**Task objective:** Filter the entries below, keeping every line that has the word "value".

(Saved entries)
▼

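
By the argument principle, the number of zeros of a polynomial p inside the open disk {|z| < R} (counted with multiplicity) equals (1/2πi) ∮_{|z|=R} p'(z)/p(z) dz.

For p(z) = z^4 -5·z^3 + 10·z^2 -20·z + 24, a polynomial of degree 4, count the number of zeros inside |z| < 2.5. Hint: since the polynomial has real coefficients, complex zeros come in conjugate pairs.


The zeros of p are: (0 + 2i), (0 - 2i), 3, 2.
Their magnitudes are: 2, 2, 3, 2.
Zeros with |z| < R = 2.5: (0 + 2i), (0 - 2i), 2.
Count = 3.
By the argument principle, (1/2πi) ∮_{|z|=R} p'(z)/p(z) dz equals exactly this count.

Number of zeros inside |z| < 2.5: 3.


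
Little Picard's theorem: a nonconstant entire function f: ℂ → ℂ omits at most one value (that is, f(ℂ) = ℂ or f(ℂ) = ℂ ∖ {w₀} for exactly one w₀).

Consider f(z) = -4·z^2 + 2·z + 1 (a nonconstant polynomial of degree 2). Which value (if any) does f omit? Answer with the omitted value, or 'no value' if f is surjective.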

▲

**Result of the exercise:**
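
Little Picard's theorem: a nonconstant entire function f: ℂ → ℂ omits at most one value (that is, f(ℂ) = ℂ or f(ℂ) = ℂ ∖ {w₀} for exactly one w₀).
Consider f(z) = -4·z^2 + 2·z + 1 (a nonconstant polynomial of degree 2). Which value (if any) does f omit? Answer with the omitted value, or 'no value' if f is surjective.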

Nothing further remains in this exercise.